** Materials provided follows **

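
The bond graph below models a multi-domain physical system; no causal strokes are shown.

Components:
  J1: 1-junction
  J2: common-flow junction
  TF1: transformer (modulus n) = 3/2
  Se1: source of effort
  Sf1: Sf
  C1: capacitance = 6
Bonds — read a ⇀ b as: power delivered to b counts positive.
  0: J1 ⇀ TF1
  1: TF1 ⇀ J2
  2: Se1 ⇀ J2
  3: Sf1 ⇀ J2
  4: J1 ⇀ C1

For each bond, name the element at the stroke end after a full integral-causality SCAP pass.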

** End of Materials provided **

State the number of lines in the preceding entries that include the word "junction". Provide nothing else.

- Completed exercise
2